Problem to solve =>
Give back the records in full, with every line exactly as it was.

[Source data — start]

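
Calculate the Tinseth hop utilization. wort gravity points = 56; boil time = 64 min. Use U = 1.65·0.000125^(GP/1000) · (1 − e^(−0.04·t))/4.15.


bigness = 1.65·0.000125^(56/1000) = 0.9975
boil_factor = (1 − e^(−0.04·64))/4.15 = 0.2223
U = 0.9975 · 0.2223

0.2218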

[Source data — finish]

Completed exercise =>
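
Calculate the Tinseth hop utilization. wort gravity points = 56; boil time = 64 min. Use U = 1.65·0.000125^(GP/1000) · (1 − e^(−0.04·t))/4.15.


bigness = 1.65·0.000125^(56/1000) = 0.9975
boil_factor = (1 − e^(−0.04·64))/4.15 = 0.2223
U = 0.9975 · 0.2223

0.2218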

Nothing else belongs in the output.